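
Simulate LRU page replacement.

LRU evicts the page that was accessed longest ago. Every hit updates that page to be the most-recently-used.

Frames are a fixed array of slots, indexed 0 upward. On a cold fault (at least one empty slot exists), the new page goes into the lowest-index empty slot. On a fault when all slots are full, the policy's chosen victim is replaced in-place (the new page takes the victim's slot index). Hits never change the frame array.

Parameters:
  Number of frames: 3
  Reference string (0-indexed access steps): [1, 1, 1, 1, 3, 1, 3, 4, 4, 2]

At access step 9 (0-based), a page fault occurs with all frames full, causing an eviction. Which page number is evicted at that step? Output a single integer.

Step 0: ref 1 -> FAULT, frames=[1,-,-]
Step 1: ref 1 -> HIT, frames=[1,-,-]
Step 2: ref 1 -> HIT, frames=[1,-,-]
Step 3: ref 1 -> HIT, frames=[1,-,-]
Step 4: ref 3 -> FAULT, frames=[1,3,-]
Step 5: ref 1 -> HIT, frames=[1,3,-]
Step 6: ref 3 -> HIT, frames=[1,3,-]
Step 7: ref 4 -> FAULT, frames=[1,3,4]
Step 8: ref 4 -> HIT, frames=[1,3,4]
Step 9: ref 2 -> FAULT, evict 1, frames=[2,3,4]
At step 9: evicted page 1

Answer: 1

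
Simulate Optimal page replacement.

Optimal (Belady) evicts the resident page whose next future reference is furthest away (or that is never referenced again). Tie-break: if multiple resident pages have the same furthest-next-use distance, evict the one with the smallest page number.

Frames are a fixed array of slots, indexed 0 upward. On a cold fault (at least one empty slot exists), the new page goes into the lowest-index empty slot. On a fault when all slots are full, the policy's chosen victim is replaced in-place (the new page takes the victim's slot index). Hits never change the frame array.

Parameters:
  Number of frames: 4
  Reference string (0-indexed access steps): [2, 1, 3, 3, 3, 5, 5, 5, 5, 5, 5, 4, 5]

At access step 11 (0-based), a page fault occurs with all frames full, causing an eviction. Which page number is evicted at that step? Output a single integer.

Step 0: ref 2 -> FAULT, frames=[2,-,-,-]
Step 1: ref 1 -> FAULT, frames=[2,1,-,-]
Step 2: ref 3 -> FAULT, frames=[2,1,3,-]
Step 3: ref 3 -> HIT, frames=[2,1,3,-]
Step 4: ref 3 -> HIT, frames=[2,1,3,-]
Step 5: ref 5 -> FAULT, frames=[2,1,3,5]
Step 6: ref 5 -> HIT, frames=[2,1,3,5]
Step 7: ref 5 -> HIT, frames=[2,1,3,5]
Step 8: ref 5 -> HIT, frames=[2,1,3,5]
Step 9: ref 5 -> HIT, frames=[2,1,3,5]
Step 10: ref 5 -> HIT, frames=[2,1,3,5]
Step 11: ref 4 -> FAULT, evict 1, frames=[2,4,3,5]
At step 11: evicted page 1

Answer: 1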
····················
## EXERCISE REQUIREMENTS
Each line above should be output exactly as written.

## WORKED SOLUTION
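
Simulate LRU page replacement.

LRU evicts the page that was accessed longest ago. Every hit updates that page to be the most-recently-used.

Frames are a fixed array of slots, indexed 0 upward. On a cold fault (at least one empty slot exists), the new page goes into the lowest-index empty slot. On a fault when all slots are full, the policy's chosen victim is replaced in-place (the new page takes the victim's slot index). Hits never change the frame array.

Parameters:
  Number of frames: 3
  Reference string (0-indexed access steps): [1, 1, 1, 1, 3, 1, 3, 4, 4, 2]

At access step 9 (0-based), a page fault occurs with all frames full, causing an eviction. Which page number is evicted at that step? Output a single integer.

Step 0: ref 1 -> FAULT, frames=[1,-,-]
Step 1: ref 1 -> HIT, frames=[1,-,-]
Step 2: ref 1 -> HIT, frames=[1,-,-]
Step 3: ref 1 -> HIT, frames=[1,-,-]
Step 4: ref 3 -> FAULT, frames=[1,3,-]
Step 5: ref 1 -> HIT, frames=[1,3,-]
Step 6: ref 3 -> HIT, frames=[1,3,-]
Step 7: ref 4 -> FAULT, frames=[1,3,4]
Step 8: ref 4 -> HIT, frames=[1,3,4]
Step 9: ref 2 -> FAULT, evict 1, frames=[2,3,4]
At step 9: evicted page 1

Answer: 1

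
Simulate Optimal page replacement.

Optimal (Belady) evicts the resident page whose next future reference is furthest away (or that is never referenced again). Tie-break: if multiple resident pages have the same furthest-next-use distance, evict the one with the smallest page number.

Frames are a fixed array of slots, indexed 0 upward. On a cold fault (at least one empty slot exists), the new page goes into the lowest-index empty slot. On a fault when all slots are full, the policy's chosen victim is replaced in-place (the new page takes the victim's slot index). Hits never change the frame array.

Parameters:
  Number of frames: 4
  Reference string (0-indexed access steps): [2, 1, 3, 3, 3, 5, 5, 5, 5, 5, 5, 4, 5]

At access step 11 (0-based), a page fault occurs with all frames full, causing an eviction. Which page number is evicted at that step? Output a single integer.

Step 0: ref 2 -> FAULT, frames=[2,-,-,-]
Step 1: ref 1 -> FAULT, frames=[2,1,-,-]
Step 2: ref 3 -> FAULT, frames=[2,1,3,-]
Step 3: ref 3 -> HIT, frames=[2,1,3,-]
Step 4: ref 3 -> HIT, frames=[2,1,3,-]
Step 5: ref 5 -> FAULT, frames=[2,1,3,5]
Step 6: ref 5 -> HIT, frames=[2,1,3,5]
Step 7: ref 5 -> HIT, frames=[2,1,3,5]
Step 8: ref 5 -> HIT, frames=[2,1,3,5]
Step 9: ref 5 -> HIT, frames=[2,1,3,5]
Step 10: ref 5 -> HIT, frames=[2,1,3,5]
Step 11: ref 4 -> FAULT, evict 1, frames=[2,4,3,5]
At step 11: evicted page 1

Answer: 1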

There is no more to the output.